Source records:
····················

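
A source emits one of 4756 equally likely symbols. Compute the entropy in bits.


H = log2(n) = log2(4756) = 12.2155

12.2155 bits


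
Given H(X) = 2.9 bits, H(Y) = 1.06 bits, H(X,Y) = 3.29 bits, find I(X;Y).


I(X;Y) = H(X) + H(Y) - H(X,Y) = 2.9 + 1.06 - 3.29 = 0.67

0.67 bits


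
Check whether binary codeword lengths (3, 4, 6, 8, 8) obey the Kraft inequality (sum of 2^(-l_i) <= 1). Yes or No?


Kraft sum = sum(2^(-l_i)) = 0.2109, need <= 1. Result: satisfied (a binary prefix-free code with these lengths exists)

Yes


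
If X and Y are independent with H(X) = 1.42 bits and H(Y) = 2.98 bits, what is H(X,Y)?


For independent variables, H(X,Y) = H(X) + H(Y) = 1.42 + 2.98 = 4.4

4.4 bits


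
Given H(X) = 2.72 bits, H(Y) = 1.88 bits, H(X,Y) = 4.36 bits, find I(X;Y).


I(X;Y) = H(X) + H(Y) - H(X,Y) = 2.72 + 1.88 - 4.36 = 0.24

0.24 bits


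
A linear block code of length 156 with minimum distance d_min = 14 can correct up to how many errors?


Correction capability = floor((d-1)/2) = floor((14-1)/2) = 6

6 errors


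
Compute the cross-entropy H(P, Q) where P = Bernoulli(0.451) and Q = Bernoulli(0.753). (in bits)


H(P,Q) = -p*log2(q) - (1-p)*log2(1-q). -0.451*log2(0.753) = 0.184584; -0.549*log2(0.247) = 1.107562. H(P,Q) = 0.184584 + 1.107562 = 1.2921

1.2921 bits


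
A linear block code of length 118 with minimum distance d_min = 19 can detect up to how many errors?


Detection capability = d_min - 1 = 19 - 1 = 18

18 errors


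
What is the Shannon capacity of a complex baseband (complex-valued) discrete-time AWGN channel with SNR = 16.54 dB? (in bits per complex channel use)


SNR_linear = 10^(16.54/10) = 45.0817; C = log2(1 + SNR_linear) = log2(1 + 45.0817) = 5.5261

5.5261 bits/channel use


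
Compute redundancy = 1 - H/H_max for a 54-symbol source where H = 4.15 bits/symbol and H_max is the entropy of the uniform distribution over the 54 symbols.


H_max = log2(K) = log2(54) = 5.7549 bits/symbol. Redundancy = 1 - H/H_max = 1 - 4.15/5.7549 = 1 - 0.7211 = 0.2789

0.2789


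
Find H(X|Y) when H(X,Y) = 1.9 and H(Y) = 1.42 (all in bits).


H(X|Y) = H(X,Y) - H(Y) = 1.9 - 1.42 = 0.48

0.48 bits


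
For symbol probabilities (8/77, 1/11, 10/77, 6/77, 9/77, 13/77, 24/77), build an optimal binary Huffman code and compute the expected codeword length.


Huffman construction (repeatedly merge the two least-probable nodes; each merge adds 1 bit to every symbol beneath it): 6/77 + 1/11 = 13/77; 8/77 + 9/77 = 17/77; 10/77 + 13/77 = 23/77; 13/77 + 17/77 = 30/77; 23/77 + 24/77 = 47/77; 30/77 + 47/77 = 1. Resulting codeword lengths (in the order the probabilities were given): (3, 3, 3, 3, 3, 3, 2). L_avg = sum(p_i * l_i) = 8/77*3 + 1/11*3 + 10/77*3 + 6/77*3 + 9/77*3 + 13/77*3 + 24/77*2 = 207/77 = 2.6883

2.6883 bits


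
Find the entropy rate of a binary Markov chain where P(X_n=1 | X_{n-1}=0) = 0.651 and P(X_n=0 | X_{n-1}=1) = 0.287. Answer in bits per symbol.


Stationary distribution: pi_0 = p10/(p01+p10) = 0.306, pi_1 = 0.694. Entropy rate H' = pi_0*H(p01) + pi_1*H(p10) = 0.306*0.9332 + 0.694*0.8648 = 0.8857

0.8857 bits/symbol


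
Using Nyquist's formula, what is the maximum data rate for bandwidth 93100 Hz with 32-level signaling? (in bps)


Rate = 2 * B * log2(M) = 2 * 93100 * 5.0 = 931000.0

931000.0 bps


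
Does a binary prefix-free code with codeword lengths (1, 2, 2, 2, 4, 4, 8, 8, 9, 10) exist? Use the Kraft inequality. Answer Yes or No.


Kraft sum = sum(2^(-l_i)) = 1.3857, need <= 1. Result: violated (a binary prefix-free code with these lengths cannot exist)

No


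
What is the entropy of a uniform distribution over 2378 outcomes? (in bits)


H = log2(n) = log2(2378) = 11.2155

11.2155 bits


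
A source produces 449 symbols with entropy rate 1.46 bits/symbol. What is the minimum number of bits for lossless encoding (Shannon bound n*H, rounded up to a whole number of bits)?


Minimum bits >= n * H = 449 * 1.46 = 655.54, rounded up to a whole number of bits = 656

656 bits


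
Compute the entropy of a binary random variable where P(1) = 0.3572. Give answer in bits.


H = -p*log2(p) - (1-p)*log2(1-p). -0.3572*log2(0.3572) = 0.530512; -0.6428*log2(0.6428) = 0.409822. H = 0.530512 + 0.409822 = 0.9403

0.9403 bits


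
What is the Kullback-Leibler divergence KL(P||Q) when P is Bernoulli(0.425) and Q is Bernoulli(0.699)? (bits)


KL = p*log2(p/q) + (1-p)*log2((1-p)/(1-q)) = 0.425*log2(0.425/0.699) + 0.575*log2(0.575/0.301) = 0.2319

0.2319 bits


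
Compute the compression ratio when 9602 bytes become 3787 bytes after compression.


Ratio = original / compressed = 9602 / 3787 = 2.5355

2.5355


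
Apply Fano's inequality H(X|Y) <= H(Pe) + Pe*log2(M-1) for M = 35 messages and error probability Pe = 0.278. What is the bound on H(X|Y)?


H(Pe) = -Pe*log2(Pe) - (1-Pe)*log2(1-Pe) = -0.278*log2(0.278) - 0.722*log2(0.722) = 0.513422 + 0.339289 = 0.8527. Pe*log2(M-1) = 0.278*log2(34) = 1.414315. Bound = H(Pe) + Pe*log2(M-1) = 0.513422 + 0.339289 + 1.414315 = 2.267

2.267 bits


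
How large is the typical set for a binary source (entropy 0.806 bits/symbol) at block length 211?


log2|A_typical| = nH = 211 * 0.806 = 170.066, so |A_typical| ~ 2^170.066 = 1.567e+51

1.567e+51


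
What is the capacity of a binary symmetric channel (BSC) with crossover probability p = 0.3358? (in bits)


H(p) = -p*log2(p) - (1-p)*log2(1-p) = -0.3358*log2(0.3358) - 0.6642*log2(0.6642) = 0.528659 + 0.392084 = 0.9207. C = 1 - H(p) = 1 - 0.9207 = 0.0793

0.0793 bits


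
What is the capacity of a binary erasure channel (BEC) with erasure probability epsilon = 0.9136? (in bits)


C = 1 - epsilon = 1 - 0.9136 = 0.0864

0.0864 bits


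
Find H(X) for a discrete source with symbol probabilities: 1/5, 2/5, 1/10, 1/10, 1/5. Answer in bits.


H = -sum(p_i * log2(p_i)). Terms: -(1/5)*log2(1/5) = 0.464386; -(2/5)*log2(2/5) = 0.528771; -(1/10)*log2(1/10) = 0.332193; -(1/10)*log2(1/10) = 0.332193; -(1/5)*log2(1/5) = 0.464386. H = 0.464386 + 0.528771 + 0.332193 + 0.332193 + 0.464386 = 2.1219

2.1219 bits


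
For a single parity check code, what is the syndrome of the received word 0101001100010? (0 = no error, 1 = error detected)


Syndrome = XOR of all bits = 0 XOR 1 XOR 0 XOR 1 XOR 0 XOR 0 XOR 1 XOR 1 XOR 0 XOR 0 XOR 0 XOR 1 XOR 0 = 1

1


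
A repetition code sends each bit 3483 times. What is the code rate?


Rate = k/n = 1/3483

1/3483


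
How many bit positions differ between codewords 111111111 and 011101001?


Count differing positions: ^ . . . ^ . ^ ^ . = 4 differences

4


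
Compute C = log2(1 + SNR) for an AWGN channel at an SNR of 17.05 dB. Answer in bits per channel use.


SNR_linear = 10^(17.05/10) = 50.6991; C = log2(1 + SNR_linear) = log2(1 + 50.6991) = 5.6921

5.6921 bits/channel use


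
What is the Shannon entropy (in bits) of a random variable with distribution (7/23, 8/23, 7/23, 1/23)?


H = -sum(p_i * log2(p_i)). Terms: -(7/23)*log2(7/23) = 0.522324; -(8/23)*log2(8/23) = 0.529935; -(7/23)*log2(7/23) = 0.522324; -(1/23)*log2(1/23) = 0.196677. H = 0.522324 + 0.529935 + 0.522324 + 0.196677 = 1.7713

1.7713 bits


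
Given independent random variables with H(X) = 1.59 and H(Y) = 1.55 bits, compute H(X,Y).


For independent variables, H(X,Y) = H(X) + H(Y) = 1.59 + 1.55 = 3.14

3.14 bits


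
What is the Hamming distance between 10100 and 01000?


Count differing positions: ^ ^ ^ . . = 3 differences

3


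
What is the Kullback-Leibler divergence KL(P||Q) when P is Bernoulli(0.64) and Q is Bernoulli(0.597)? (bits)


KL = p*log2(p/q) + (1-p)*log2((1-p)/(1-q)) = 0.64*log2(0.64/0.597) + 0.36*log2(0.36/0.403) = 0.0056

0.0056 bits


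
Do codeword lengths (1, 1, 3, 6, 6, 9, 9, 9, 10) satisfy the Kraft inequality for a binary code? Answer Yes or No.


Kraft sum = sum(2^(-l_i)) = 1.1631, need <= 1. Result: violated (a binary prefix-free code with these lengths cannot exist)

No


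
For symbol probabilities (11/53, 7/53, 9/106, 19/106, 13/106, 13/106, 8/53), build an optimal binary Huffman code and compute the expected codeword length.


Huffman construction (repeatedly merge the two least-probable nodes; each merge adds 1 bit to every symbol beneath it): 9/106 + 13/106 = 11/53; 13/106 + 7/53 = 27/106; 8/53 + 19/106 = 35/106; 11/53 + 11/53 = 22/53; 27/106 + 35/106 = 31/53; 22/53 + 31/53 = 1. Resulting codeword lengths (in the order the probabilities were given): (2, 3, 3, 3, 3, 3, 3). L_avg = sum(p_i * l_i) = 11/53*2 + 7/53*3 + 9/106*3 + 19/106*3 + 13/106*3 + 13/106*3 + 8/53*3 = 148/53 = 2.7925

2.7925 bits


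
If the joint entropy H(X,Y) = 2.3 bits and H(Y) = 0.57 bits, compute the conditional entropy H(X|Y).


H(X|Y) = H(X,Y) - H(Y) = 2.3 - 0.57 = 1.73

1.73 bits


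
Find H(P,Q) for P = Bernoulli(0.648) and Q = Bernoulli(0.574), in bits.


H(P,Q) = -p*log2(q) - (1-p)*log2(1-q). -0.648*log2(0.574) = 0.518969; -0.352*log2(0.426) = 0.433338. H(P,Q) = 0.518969 + 0.433338 = 0.9523

0.9523 bits


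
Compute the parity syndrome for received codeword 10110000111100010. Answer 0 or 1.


Syndrome = XOR of all bits = 1 XOR 0 XOR 1 XOR 1 XOR 0 XOR 0 XOR 0 XOR 0 XOR 1 XOR 1 XOR 1 XOR 1 XOR 0 XOR 0 XOR 0 XOR 1 XOR 0 = 0

0


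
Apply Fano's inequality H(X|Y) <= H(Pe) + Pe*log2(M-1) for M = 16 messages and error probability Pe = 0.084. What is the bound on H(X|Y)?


H(Pe) = -Pe*log2(Pe) - (1-Pe)*log2(1-Pe) = -0.084*log2(0.084) - 0.916*log2(0.916) = 0.300171 + 0.115948 = 0.4161. Pe*log2(M-1) = 0.084*log2(15) = 0.328179. Bound = H(Pe) + Pe*log2(M-1) = 0.300171 + 0.115948 + 0.328179 = 0.7443

0.7443 bits


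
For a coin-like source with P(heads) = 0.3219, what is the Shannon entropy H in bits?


H = -p*log2(p) - (1-p)*log2(1-p). -0.3219*log2(0.3219) = 0.526408; -0.6781*log2(0.6781) = 0.380028. H = 0.526408 + 0.380028 = 0.9064

0.9064 bits


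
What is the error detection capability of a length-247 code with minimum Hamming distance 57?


Detection capability = d_min - 1 = 57 - 1 = 56

56 errors


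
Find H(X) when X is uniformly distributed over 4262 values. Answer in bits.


H = log2(n) = log2(4262) = 12.0573

12.0573 bits


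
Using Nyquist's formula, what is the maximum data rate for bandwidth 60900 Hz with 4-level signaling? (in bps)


Rate = 2 * B * log2(M) = 2 * 60900 * 2.0 = 243600.0

243600.0 bps


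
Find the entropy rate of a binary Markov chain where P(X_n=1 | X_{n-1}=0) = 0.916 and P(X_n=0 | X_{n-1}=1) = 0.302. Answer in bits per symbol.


Stationary distribution: pi_0 = p10/(p01+p10) = 0.2479, pi_1 = 0.7521. Entropy rate H' = pi_0*H(p01) + pi_1*H(p10) = 0.2479*0.4161 + 0.7521*0.8837 = 0.7678

0.7678 bits/symbol


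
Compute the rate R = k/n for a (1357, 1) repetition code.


Rate = k/n = 1/1357

1/1357


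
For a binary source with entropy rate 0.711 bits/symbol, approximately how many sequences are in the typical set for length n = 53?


log2|A_typical| = nH = 53 * 0.711 = 37.683, so |A_typical| ~ 2^37.683 = 2.207e+11

2.207e+11


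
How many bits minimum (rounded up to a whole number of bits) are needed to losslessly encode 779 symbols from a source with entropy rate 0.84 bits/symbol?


Minimum bits >= n * H = 779 * 0.84 = 654.36, rounded up to a whole number of bits = 655

655 bits


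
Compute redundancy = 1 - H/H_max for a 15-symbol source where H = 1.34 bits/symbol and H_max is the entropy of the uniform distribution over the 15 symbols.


H_max = log2(K) = log2(15) = 3.9069 bits/symbol. Redundancy = 1 - H/H_max = 1 - 1.34/3.9069 = 1 - 0.343 = 0.657

0.657


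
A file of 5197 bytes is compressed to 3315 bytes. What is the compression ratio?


Ratio = original / compressed = 5197 / 3315 = 1.5677

1.5677


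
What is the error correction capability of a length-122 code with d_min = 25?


Correction capability = floor((d-1)/2) = floor((25-1)/2) = 12

12 errors


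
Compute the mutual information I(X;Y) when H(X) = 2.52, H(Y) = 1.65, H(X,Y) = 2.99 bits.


I(X;Y) = H(X) + H(Y) - H(X,Y) = 2.52 + 1.65 - 2.99 = 1.18

1.18 bits


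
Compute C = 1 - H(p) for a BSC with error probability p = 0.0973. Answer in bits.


H(p) = -p*log2(p) - (1-p)*log2(1-p) = -0.0973*log2(0.0973) - 0.9027*log2(0.9027) = 0.327066 + 0.133312 = 0.4604. C = 1 - H(p) = 1 - 0.4604 = 0.5396

0.5396 bits


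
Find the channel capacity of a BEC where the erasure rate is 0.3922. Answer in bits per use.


C = 1 - epsilon = 1 - 0.3922 = 0.6078

0.6078 bits


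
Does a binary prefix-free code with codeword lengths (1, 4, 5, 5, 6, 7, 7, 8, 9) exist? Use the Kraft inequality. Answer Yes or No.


Kraft sum = sum(2^(-l_i)) = 0.6621, need <= 1. Result: satisfied (a binary prefix-free code with these lengths exists)

Yes


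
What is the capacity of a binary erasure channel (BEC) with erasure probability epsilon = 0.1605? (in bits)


C = 1 - epsilon = 1 - 0.1605 = 0.8395

0.8395 bits


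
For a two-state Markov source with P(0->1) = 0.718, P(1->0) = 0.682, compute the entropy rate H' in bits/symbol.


Stationary distribution: pi_0 = p10/(p01+p10) = 0.4871, pi_1 = 0.5129. Entropy rate H' = pi_0*H(p01) + pi_1*H(p10) = 0.4871*0.8582 + 0.5129*0.9022 = 0.8807

0.8807 bits/symbol


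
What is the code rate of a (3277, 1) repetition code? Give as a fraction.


Rate = k/n = 1/3277

1/3277


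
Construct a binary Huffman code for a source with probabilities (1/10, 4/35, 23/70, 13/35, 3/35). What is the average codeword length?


Huffman construction (repeatedly merge the two least-probable nodes; each merge adds 1 bit to every symbol beneath it): 3/35 + 1/10 = 13/70; 4/35 + 13/70 = 3/10; 3/10 + 23/70 = 22/35; 13/35 + 22/35 = 1. Resulting codeword lengths (in the order the probabilities were given): (4, 3, 2, 1, 4). L_avg = sum(p_i * l_i) = 1/10*4 + 4/35*3 + 23/70*2 + 13/35*1 + 3/35*4 = 74/35 = 2.1143

2.1143 bits


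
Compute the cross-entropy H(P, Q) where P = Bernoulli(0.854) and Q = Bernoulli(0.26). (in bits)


H(P,Q) = -p*log2(q) - (1-p)*log2(1-q). -0.854*log2(0.26) = 1.659678; -0.146*log2(0.74) = 0.063423. H(P,Q) = 1.659678 + 0.063423 = 1.7231

1.7231 bits


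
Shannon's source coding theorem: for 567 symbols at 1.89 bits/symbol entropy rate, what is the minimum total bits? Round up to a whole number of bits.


Minimum bits >= n * H = 567 * 1.89 = 1071.63, rounded up to a whole number of bits = 1072

1072 bits


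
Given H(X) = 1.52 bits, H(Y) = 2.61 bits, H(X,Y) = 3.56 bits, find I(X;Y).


I(X;Y) = H(X) + H(Y) - H(X,Y) = 1.52 + 2.61 - 3.56 = 0.57

0.57 bits


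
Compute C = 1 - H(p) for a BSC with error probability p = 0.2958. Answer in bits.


H(p) = -p*log2(p) - (1-p)*log2(1-p) = -0.2958*log2(0.2958) - 0.7042*log2(0.7042) = 0.519811 + 0.356285 = 0.8761. C = 1 - H(p) = 1 - 0.8761 = 0.1239

0.1239 bits


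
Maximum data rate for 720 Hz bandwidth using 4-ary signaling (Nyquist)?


Rate = 2 * B * log2(M) = 2 * 720 * 2.0 = 2880.0

2880.0 bps


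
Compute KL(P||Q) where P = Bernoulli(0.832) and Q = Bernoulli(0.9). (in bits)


KL = p*log2(p/q) + (1-p)*log2((1-p)/(1-q)) = 0.832*log2(0.832/0.9) + 0.168*log2(0.168/0.1) = 0.0314

0.0314 bits


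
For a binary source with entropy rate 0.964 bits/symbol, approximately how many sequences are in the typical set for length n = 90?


log2|A_typical| = nH = 90 * 0.964 = 86.76, so |A_typical| ~ 2^86.76 = 1.310e+26

1.310e+26


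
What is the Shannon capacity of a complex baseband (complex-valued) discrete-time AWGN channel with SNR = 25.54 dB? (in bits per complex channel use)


SNR_linear = 10^(25.54/10) = 358.0964; C = log2(1 + SNR_linear) = log2(1 + 358.0964) = 8.4882

8.4882 bits/channel use


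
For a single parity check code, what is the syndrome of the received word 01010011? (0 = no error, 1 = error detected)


Syndrome = XOR of all bits = 0 XOR 1 XOR 0 XOR 1 XOR 0 XOR 0 XOR 1 XOR 1 = 0

0


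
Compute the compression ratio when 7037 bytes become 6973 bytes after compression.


Ratio = original / compressed = 7037 / 6973 = 1.0092

1.0092


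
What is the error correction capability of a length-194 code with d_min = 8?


Correction capability = floor((d-1)/2) = floor((8-1)/2) = 3

3 errors


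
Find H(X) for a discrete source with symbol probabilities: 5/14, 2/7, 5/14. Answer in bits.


H = -sum(p_i * log2(p_i)). Terms: -(5/14)*log2(5/14) = 0.530510; -(2/7)*log2(2/7) = 0.516387; -(5/14)*log2(5/14) = 0.530510. H = 0.530510 + 0.516387 + 0.530510 = 1.5774

1.5774 bits


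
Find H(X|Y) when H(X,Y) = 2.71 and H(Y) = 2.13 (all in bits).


H(X|Y) = H(X,Y) - H(Y) = 2.71 - 2.13 = 0.58

0.58 bits


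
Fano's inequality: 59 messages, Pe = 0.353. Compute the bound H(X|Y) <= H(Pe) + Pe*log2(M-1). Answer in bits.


H(Pe) = -Pe*log2(Pe) - (1-Pe)*log2(1-Pe) = -0.353*log2(0.353) - 0.647*log2(0.647) = 0.530298 + 0.406421 = 0.9367. Pe*log2(M-1) = 0.353*log2(58) = 2.067867. Bound = H(Pe) + Pe*log2(M-1) = 0.530298 + 0.406421 + 2.067867 = 3.0046

3.0046 bits


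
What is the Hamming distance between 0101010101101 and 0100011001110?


Count differing positions: . . . ^ . . ^ ^ . . . ^ ^ = 5 differences

5


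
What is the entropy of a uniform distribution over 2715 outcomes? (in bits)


H = log2(n) = log2(2715) = 11.4067

11.4067 bits


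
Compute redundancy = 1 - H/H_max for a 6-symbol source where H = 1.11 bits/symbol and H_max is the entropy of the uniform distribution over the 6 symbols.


H_max = log2(K) = log2(6) = 2.585 bits/symbol. Redundancy = 1 - H/H_max = 1 - 1.11/2.585 = 1 - 0.4294 = 0.5706

0.5706


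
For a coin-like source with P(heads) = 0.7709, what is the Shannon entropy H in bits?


H = -p*log2(p) - (1-p)*log2(1-p). -0.7709*log2(0.7709) = 0.289384; -0.2291*log2(0.2291) = 0.487055. H = 0.289384 + 0.487055 = 0.7764

0.7764 bits


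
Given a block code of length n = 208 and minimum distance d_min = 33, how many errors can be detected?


Detection capability = d_min - 1 = 33 - 1 = 32

32 errors


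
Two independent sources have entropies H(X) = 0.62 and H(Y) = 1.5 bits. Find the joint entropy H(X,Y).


For independent variables, H(X,Y) = H(X) + H(Y) = 0.62 + 1.5 = 2.12

2.12 bits


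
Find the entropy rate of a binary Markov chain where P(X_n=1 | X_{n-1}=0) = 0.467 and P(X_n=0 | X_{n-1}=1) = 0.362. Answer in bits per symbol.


Stationary distribution: pi_0 = p10/(p01+p10) = 0.4367, pi_1 = 0.5633. Entropy rate H' = pi_0*H(p01) + pi_1*H(p10) = 0.4367*0.9969 + 0.5633*0.9443 = 0.9673

0.9673 bits/symbol


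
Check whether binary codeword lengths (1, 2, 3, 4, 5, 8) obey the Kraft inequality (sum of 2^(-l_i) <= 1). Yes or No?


Kraft sum = sum(2^(-l_i)) = 0.9727, need <= 1. Result: satisfied (a binary prefix-free code with these lengths exists)

Yes


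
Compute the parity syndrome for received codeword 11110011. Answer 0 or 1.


Syndrome = XOR of all bits = 1 XOR 1 XOR 1 XOR 1 XOR 0 XOR 0 XOR 1 XOR 1 = 0

0


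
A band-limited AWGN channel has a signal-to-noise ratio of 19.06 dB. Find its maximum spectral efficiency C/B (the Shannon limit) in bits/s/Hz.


SNR_linear = 10^(19.06/10) = 80.5378; C/B = log2(1 + SNR_linear) = log2(1 + 80.5378) = 6.3494

6.3494 bits/s/Hz


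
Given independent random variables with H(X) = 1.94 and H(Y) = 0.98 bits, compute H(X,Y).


For independent variables, H(X,Y) = H(X) + H(Y) = 1.94 + 0.98 = 2.92

2.92 bits


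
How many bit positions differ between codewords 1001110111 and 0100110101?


Count differing positions: ^ ^ . ^ . . . . ^ . = 4 differences

4


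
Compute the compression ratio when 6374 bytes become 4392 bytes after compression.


Ratio = original / compressed = 6374 / 4392 = 1.4513

1.4513


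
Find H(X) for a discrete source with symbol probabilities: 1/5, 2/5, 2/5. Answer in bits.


H = -sum(p_i * log2(p_i)). Terms: -(1/5)*log2(1/5) = 0.464386; -(2/5)*log2(2/5) = 0.528771; -(2/5)*log2(2/5) = 0.528771. H = 0.464386 + 0.528771 + 0.528771 = 1.5219

1.5219 bits


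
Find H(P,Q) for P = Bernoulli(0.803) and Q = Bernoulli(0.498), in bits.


H(P,Q) = -p*log2(q) - (1-p)*log2(1-q). -0.803*log2(0.498) = 0.807643; -0.197*log2(0.502) = 0.195865. H(P,Q) = 0.807643 + 0.195865 = 1.0035

1.0035 bits


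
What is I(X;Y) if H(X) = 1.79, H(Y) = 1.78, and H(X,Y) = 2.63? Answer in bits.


I(X;Y) = H(X) + H(Y) - H(X,Y) = 1.79 + 1.78 - 2.63 = 0.94

0.94 bits


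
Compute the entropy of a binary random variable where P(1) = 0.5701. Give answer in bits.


H = -p*log2(p) - (1-p)*log2(1-p). -0.5701*log2(0.5701) = 0.462188; -0.4299*log2(0.4299) = 0.523587. H = 0.462188 + 0.523587 = 0.9858

0.9858 bits


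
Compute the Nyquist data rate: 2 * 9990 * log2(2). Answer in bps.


Rate = 2 * B * log2(M) = 2 * 9990 * 1.0 = 19980.0

19980.0 bps


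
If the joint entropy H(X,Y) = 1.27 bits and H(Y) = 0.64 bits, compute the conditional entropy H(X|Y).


H(X|Y) = H(X,Y) - H(Y) = 1.27 - 0.64 = 0.63

0.63 bits


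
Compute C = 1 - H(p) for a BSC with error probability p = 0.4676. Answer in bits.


H(p) = -p*log2(p) - (1-p)*log2(1-p) = -0.4676*log2(0.4676) - 0.5324*log2(0.5324) = 0.512795 + 0.484174 = 0.997. C = 1 - H(p) = 1 - 0.997 = 0.003

0.003 bits


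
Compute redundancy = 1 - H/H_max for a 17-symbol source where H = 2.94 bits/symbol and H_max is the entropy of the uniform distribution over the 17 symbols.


H_max = log2(K) = log2(17) = 4.0875 bits/symbol. Redundancy = 1 - H/H_max = 1 - 2.94/4.0875 = 1 - 0.7193 = 0.2807

0.2807


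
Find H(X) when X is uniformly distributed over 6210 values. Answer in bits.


H = log2(n) = log2(6210) = 12.6004

12.6004 bits


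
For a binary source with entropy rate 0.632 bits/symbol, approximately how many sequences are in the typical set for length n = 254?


log2|A_typical| = nH = 254 * 0.632 = 160.528, so |A_typical| ~ 2^160.528 = 2.107e+48

2.107e+48


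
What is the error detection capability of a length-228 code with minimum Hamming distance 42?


Detection capability = d_min - 1 = 42 - 1 = 41

41 errors


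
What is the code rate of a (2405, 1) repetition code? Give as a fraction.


Rate = k/n = 1/2405

1/2405


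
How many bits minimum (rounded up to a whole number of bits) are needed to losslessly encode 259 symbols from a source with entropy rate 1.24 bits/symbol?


Minimum bits >= n * H = 259 * 1.24 = 321.16, rounded up to a whole number of bits = 322

322 bits


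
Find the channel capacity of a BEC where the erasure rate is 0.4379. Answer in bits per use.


C = 1 - epsilon = 1 - 0.4379 = 0.5621

0.5621 bits


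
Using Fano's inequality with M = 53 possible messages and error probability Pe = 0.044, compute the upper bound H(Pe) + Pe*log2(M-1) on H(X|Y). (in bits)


H(Pe) = -Pe*log2(Pe) - (1-Pe)*log2(1-Pe) = -0.044*log2(0.044) - 0.956*log2(0.956) = 0.198280 + 0.062061 = 0.2603. Pe*log2(M-1) = 0.044*log2(52) = 0.250819. Bound = H(Pe) + Pe*log2(M-1) = 0.198280 + 0.062061 + 0.250819 = 0.5112

0.5112 bits


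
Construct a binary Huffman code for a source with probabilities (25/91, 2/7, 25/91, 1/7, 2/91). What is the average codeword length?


Huffman construction (repeatedly merge the two least-probable nodes; each merge adds 1 bit to every symbol beneath it): 2/91 + 1/7 = 15/91; 15/91 + 25/91 = 40/91; 25/91 + 2/7 = 51/91; 40/91 + 51/91 = 1. Resulting codeword lengths (in the order the probabilities were given): (2, 2, 2, 3, 3). L_avg = sum(p_i * l_i) = 25/91*2 + 2/7*2 + 25/91*2 + 1/7*3 + 2/91*3 = 197/91 = 2.1648

2.1648 bits


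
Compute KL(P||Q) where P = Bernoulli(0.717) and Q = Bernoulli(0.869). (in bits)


KL = p*log2(p/q) + (1-p)*log2((1-p)/(1-q)) = 0.717*log2(0.717/0.869) + 0.283*log2(0.283/0.131) = 0.1156

0.1156 bits


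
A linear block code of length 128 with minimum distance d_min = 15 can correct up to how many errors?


Correction capability = floor((d-1)/2) = floor((15-1)/2) = 7

7 errors


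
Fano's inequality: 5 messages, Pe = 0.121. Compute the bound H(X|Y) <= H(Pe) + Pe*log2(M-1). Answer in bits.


H(Pe) = -Pe*log2(Pe) - (1-Pe)*log2(1-Pe) = -0.121*log2(0.121) - 0.879*log2(0.879) = 0.368677 + 0.163551 = 0.5322. Pe*log2(M-1) = 0.121*log2(4) = 0.242000. Bound = H(Pe) + Pe*log2(M-1) = 0.368677 + 0.163551 + 0.242000 = 0.7742

0.7742 bits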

····················

Starting with the line that contains "Fano's inequality: 5 messages, Pe", return each line through the last one of the data above, exactly as written and nothing more.

EXERCISE OUTPUT:
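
Fano's inequality: 5 messages, Pe = 0.121. Compute the bound H(X|Y) <= H(Pe) + Pe*log2(M-1). Answer in bits.


H(Pe) = -Pe*log2(Pe) - (1-Pe)*log2(1-Pe) = -0.121*log2(0.121) - 0.879*log2(0.879) = 0.368677 + 0.163551 = 0.5322. Pe*log2(M-1) = 0.121*log2(4) = 0.242000. Bound = H(Pe) + Pe*log2(M-1) = 0.368677 + 0.163551 + 0.242000 = 0.7742

0.7742 bits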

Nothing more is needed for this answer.